## ACTIVITY
Write the records out once more, exactly as they appear below.

Entries taken from a collection:
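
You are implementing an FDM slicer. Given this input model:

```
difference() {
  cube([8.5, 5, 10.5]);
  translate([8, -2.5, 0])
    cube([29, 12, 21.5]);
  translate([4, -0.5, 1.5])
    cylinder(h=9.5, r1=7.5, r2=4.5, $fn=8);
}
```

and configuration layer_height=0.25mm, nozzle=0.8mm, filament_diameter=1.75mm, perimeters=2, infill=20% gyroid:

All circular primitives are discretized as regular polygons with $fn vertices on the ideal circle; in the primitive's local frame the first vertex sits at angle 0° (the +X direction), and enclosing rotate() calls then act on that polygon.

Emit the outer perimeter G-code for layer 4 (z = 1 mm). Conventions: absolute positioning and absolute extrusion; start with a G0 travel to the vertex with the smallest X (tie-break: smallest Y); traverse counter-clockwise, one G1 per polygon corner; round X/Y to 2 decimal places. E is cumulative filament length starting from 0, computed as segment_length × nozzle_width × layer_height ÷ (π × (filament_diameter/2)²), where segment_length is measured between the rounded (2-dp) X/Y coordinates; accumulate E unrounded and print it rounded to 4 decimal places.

G0 X0.00 Y0.00 Z1.00
G1 X8.00 Y0.00 E0.6652
G1 X8.00 Y5.00 E1.0810
G1 X0.00 Y5.00 E1.7462
G1 X0.00 Y0.00 E2.1619

At z = 1 mm: the cube is present — its section is the full 8.5×5 rectangle; the 29×12 cube at (8, -2.5) contributes its full rectangle; the cone at (4, -0.5) does not reach this height (z outside [1.5, 11]); Subtracting the remaining from the first: starting from the 8.5×5 cube, the 29×12 cube at (8, -2.5) partially overlaps it — only the 2.50 mm² overlap (of its 348.00 mm²) is removed, clipping the outline — 1 connected region. The outline is a single polygon with 4 vertices. Extrusion per mm of travel: 0.8 × 0.25 / (π × 0.875²) = 0.083150. Accumulating E over each segment gives final E = 2.1619.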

## EXERCISE OUTPUT
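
You are implementing an FDM slicer. Given this input model:

```
difference() {
  cube([8.5, 5, 10.5]);
  translate([8, -2.5, 0])
    cube([29, 12, 21.5]);
  translate([4, -0.5, 1.5])
    cylinder(h=9.5, r1=7.5, r2=4.5, $fn=8);
}
```

and configuration layer_height=0.25mm, nozzle=0.8mm, filament_diameter=1.75mm, perimeters=2, infill=20% gyroid:

All circular primitives are discretized as regular polygons with $fn vertices on the ideal circle; in the primitive's local frame the first vertex sits at angle 0° (the +X direction), and enclosing rotate() calls then act on that polygon.

Emit the outer perimeter G-code for layer 4 (z = 1 mm). Conventions: absolute positioning and absolute extrusion; start with a G0 travel to the vertex with the smallest X (tie-break: smallest Y); traverse counter-clockwise, one G1 per polygon corner; round X/Y to 2 decimal places. E is cumulative filament length starting from 0, computed as segment_length × nozzle_width × layer_height ÷ (π × (filament_diameter/2)²), where segment_length is measured between the rounded (2-dp) X/Y coordinates; accumulate E unrounded and print it rounded to 4 decimal places.

G0 X0.00 Y0.00 Z1.00
G1 X8.00 Y0.00 E0.6652
G1 X8.00 Y5.00 E1.0810
G1 X0.00 Y5.00 E1.7462
G1 X0.00 Y0.00 E2.1619

At z = 1 mm: the cube is present — its section is the full 8.5×5 rectangle; the 29×12 cube at (8, -2.5) contributes its full rectangle; the cone at (4, -0.5) does not reach this height (z outside [1.5, 11]); Subtracting the remaining from the first: starting from the 8.5×5 cube, the 29×12 cube at (8, -2.5) partially overlaps it — only the 2.50 mm² overlap (of its 348.00 mm²) is removed, clipping the outline — 1 connected region. The outline is a single polygon with 4 vertices. Extrusion per mm of travel: 0.8 × 0.25 / (π × 0.875²) = 0.083150. Accumulating E over each segment gives final E = 2.1619.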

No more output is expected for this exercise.